#### Data in this exercise:
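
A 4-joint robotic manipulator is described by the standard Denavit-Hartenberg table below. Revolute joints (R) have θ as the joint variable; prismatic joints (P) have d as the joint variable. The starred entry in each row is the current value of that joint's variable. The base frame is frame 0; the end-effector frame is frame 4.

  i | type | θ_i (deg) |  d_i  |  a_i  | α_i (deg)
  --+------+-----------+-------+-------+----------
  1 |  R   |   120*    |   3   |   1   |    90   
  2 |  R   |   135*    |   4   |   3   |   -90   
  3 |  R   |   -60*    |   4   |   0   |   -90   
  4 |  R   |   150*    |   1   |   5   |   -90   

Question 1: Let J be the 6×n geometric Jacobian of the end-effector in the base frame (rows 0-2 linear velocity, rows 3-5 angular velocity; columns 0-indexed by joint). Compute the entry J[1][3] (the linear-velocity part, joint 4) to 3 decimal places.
axis z_3 = (-0.1268,-0.7803,0.6124); lever o_n−o_3 = (-5.0238,0.2014,0.8492)
cross product → J_v[:, 3] = (-0.7860,-2.9687,-3.9457)
J_ω[:, 3] = z_3
entry J[1][3] = -2.9687

-2.969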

#### Exercise details:
Through the last line of the entries above, beginning at the line containing "i | type | θ_i", transcribe each line exactly, both ends included and nothing more.

#### Problem solution:
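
  i | type | θ_i (deg) |  d_i  |  a_i  | α_i (deg)
  --+------+-----------+-------+-------+----------
  1 |  R   |   120*    |   3   |   1   |    90   
  2 |  R   |   135*    |   4   |   3   |   -90   
  3 |  R   |   -60*    |   4   |   0   |   -90   
  4 |  R   |   150*    |   1   |   5   |   -90   

Question 1: Let J be the 6×n geometric Jacobian of the end-effector in the base frame (rows 0-2 linear velocity, rows 3-5 angular velocity; columns 0-indexed by joint). Compute the entry J[1][3] (the linear-velocity part, joint 4) to 3 decimal places.
axis z_3 = (-0.1268,-0.7803,0.6124); lever o_n−o_3 = (-5.0238,0.2014,0.8492)
cross product → J_v[:, 3] = (-0.7860,-2.9687,-3.9457)
J_ω[:, 3] = z_3
entry J[1][3] = -2.9687

-2.969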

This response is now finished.